• **DATA FOR PROCESSING**:
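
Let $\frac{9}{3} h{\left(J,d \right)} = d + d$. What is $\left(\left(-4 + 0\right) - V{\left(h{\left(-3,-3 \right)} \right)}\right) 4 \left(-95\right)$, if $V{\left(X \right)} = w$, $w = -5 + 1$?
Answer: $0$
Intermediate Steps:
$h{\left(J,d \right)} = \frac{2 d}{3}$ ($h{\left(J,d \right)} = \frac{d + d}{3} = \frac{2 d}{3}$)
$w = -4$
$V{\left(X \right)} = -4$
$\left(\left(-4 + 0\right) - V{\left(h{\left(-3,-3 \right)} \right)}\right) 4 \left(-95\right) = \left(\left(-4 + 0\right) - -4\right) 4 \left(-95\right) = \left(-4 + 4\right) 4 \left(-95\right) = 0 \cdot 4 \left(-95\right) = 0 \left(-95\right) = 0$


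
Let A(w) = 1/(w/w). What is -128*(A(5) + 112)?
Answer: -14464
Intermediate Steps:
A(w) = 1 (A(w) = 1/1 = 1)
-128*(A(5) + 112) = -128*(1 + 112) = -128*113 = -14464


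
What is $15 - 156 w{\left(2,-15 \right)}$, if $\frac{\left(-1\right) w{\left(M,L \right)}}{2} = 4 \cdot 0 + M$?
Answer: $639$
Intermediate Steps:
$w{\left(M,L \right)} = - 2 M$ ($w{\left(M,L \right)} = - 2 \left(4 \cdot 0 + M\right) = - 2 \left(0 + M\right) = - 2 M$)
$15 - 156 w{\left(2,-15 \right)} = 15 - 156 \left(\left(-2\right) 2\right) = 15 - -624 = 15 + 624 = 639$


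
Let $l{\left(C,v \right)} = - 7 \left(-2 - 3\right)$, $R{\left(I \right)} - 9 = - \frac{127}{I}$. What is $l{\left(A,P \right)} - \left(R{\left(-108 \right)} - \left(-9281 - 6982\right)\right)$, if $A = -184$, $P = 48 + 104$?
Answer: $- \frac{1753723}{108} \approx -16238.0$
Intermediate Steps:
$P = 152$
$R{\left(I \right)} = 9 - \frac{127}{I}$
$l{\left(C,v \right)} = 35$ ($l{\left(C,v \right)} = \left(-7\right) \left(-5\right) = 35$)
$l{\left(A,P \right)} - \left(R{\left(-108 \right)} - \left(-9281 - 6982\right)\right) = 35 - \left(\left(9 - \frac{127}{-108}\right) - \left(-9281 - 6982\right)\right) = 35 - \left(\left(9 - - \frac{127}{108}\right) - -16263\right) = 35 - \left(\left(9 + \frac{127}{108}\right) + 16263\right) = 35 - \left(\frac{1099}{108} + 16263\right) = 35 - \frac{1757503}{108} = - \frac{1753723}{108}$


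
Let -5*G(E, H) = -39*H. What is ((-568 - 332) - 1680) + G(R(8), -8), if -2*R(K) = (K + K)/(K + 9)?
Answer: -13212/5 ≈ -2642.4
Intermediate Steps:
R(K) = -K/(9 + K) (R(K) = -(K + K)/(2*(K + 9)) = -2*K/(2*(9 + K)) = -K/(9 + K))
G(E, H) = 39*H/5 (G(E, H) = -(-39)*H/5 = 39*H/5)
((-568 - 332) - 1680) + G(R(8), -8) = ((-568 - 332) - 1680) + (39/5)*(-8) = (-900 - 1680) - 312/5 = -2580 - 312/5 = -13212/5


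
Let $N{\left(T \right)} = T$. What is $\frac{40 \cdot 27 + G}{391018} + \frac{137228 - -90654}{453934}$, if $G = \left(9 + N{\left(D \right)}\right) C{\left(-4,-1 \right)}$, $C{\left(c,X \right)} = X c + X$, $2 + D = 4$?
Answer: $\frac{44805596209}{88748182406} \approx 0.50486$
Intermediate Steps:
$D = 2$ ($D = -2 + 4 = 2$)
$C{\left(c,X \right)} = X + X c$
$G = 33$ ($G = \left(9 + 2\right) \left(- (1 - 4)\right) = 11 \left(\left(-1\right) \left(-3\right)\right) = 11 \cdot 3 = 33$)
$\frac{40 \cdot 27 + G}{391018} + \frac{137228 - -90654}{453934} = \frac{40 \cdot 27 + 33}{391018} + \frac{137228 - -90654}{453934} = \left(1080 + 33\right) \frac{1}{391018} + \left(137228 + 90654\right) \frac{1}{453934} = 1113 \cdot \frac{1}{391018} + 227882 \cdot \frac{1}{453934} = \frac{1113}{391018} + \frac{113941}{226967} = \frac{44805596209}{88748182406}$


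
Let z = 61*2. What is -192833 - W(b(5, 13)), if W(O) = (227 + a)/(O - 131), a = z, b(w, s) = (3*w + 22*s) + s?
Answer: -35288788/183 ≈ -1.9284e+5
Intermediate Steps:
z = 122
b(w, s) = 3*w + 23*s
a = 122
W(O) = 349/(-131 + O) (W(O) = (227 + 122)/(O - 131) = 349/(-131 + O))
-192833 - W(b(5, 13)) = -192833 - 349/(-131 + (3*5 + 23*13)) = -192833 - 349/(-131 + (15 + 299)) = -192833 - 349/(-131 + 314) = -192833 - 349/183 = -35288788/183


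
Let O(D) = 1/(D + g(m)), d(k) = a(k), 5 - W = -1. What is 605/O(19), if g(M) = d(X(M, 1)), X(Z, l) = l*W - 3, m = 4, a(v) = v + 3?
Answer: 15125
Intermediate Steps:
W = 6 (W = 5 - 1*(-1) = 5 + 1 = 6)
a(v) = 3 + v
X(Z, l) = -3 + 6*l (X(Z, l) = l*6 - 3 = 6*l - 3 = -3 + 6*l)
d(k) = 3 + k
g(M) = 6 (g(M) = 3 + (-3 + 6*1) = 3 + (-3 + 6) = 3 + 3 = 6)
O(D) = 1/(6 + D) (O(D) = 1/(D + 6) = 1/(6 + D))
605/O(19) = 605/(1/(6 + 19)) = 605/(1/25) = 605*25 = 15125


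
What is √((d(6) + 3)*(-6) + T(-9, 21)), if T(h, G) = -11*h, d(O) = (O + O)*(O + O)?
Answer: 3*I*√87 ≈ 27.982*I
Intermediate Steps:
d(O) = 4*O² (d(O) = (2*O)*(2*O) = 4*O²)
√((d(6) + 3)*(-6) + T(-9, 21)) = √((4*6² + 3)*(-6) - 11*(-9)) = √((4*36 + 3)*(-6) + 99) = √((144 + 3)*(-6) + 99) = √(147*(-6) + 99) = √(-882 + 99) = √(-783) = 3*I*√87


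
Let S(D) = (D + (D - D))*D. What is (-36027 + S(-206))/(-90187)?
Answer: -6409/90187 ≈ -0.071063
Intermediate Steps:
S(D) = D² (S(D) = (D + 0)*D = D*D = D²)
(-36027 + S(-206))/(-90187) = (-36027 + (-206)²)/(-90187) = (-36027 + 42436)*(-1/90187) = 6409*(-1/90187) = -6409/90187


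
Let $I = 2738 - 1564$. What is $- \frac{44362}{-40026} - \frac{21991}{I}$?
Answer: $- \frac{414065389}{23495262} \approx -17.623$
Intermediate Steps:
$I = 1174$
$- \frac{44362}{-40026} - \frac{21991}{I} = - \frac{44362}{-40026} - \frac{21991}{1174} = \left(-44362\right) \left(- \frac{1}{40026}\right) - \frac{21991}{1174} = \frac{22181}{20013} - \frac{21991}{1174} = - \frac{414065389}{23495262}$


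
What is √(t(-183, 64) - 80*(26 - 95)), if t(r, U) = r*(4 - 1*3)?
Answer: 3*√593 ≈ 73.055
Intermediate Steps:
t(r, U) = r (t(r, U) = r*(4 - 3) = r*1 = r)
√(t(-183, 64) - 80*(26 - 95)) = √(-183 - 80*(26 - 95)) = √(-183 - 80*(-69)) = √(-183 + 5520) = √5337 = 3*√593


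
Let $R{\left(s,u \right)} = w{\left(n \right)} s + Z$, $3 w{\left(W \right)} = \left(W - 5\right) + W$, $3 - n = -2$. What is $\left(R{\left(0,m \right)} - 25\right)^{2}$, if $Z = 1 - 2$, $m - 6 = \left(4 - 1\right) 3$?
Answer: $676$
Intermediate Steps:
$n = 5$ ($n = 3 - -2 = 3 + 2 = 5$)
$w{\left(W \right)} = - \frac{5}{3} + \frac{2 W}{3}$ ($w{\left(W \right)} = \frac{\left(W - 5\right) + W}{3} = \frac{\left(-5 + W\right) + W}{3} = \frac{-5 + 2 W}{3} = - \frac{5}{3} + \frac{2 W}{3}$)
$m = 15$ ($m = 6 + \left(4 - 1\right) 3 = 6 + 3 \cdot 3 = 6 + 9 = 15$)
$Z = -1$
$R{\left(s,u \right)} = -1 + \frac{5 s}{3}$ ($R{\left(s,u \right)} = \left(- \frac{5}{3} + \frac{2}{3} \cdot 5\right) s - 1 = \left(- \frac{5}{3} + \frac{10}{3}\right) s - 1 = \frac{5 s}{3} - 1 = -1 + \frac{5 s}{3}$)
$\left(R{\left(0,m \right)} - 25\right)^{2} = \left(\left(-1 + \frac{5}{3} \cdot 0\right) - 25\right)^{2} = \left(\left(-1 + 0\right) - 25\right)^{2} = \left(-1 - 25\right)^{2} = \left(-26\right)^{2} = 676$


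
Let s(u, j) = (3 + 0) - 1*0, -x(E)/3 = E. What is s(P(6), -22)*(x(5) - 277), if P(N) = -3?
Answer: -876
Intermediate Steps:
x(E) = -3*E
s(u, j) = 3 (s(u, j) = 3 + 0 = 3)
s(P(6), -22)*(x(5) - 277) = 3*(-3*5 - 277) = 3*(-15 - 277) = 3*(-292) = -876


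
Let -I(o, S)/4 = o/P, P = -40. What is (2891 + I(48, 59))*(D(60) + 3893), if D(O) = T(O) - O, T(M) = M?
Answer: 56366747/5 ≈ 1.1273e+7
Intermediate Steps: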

• **ASSIGNED TASK**:
Word for word, restate the listing above from its first line to the line with "Answer: $639$", keeping both.

• **EXPECTED OUTPUT**:
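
Let $\frac{9}{3} h{\left(J,d \right)} = d + d$. What is $\left(\left(-4 + 0\right) - V{\left(h{\left(-3,-3 \right)} \right)}\right) 4 \left(-95\right)$, if $V{\left(X \right)} = w$, $w = -5 + 1$?
Answer: $0$
Intermediate Steps:
$h{\left(J,d \right)} = \frac{2 d}{3}$ ($h{\left(J,d \right)} = \frac{d + d}{3} = \frac{2 d}{3}$)
$w = -4$
$V{\left(X \right)} = -4$
$\left(\left(-4 + 0\right) - V{\left(h{\left(-3,-3 \right)} \right)}\right) 4 \left(-95\right) = \left(\left(-4 + 0\right) - -4\right) 4 \left(-95\right) = \left(-4 + 4\right) 4 \left(-95\right) = 0 \cdot 4 \left(-95\right) = 0 \left(-95\right) = 0$


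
Let A(w) = 1/(w/w). What is -128*(A(5) + 112)?
Answer: -14464
Intermediate Steps:
A(w) = 1 (A(w) = 1/1 = 1)
-128*(A(5) + 112) = -128*(1 + 112) = -128*113 = -14464


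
What is $15 - 156 w{\left(2,-15 \right)}$, if $\frac{\left(-1\right) w{\left(M,L \right)}}{2} = 4 \cdot 0 + M$?
Answer: $639$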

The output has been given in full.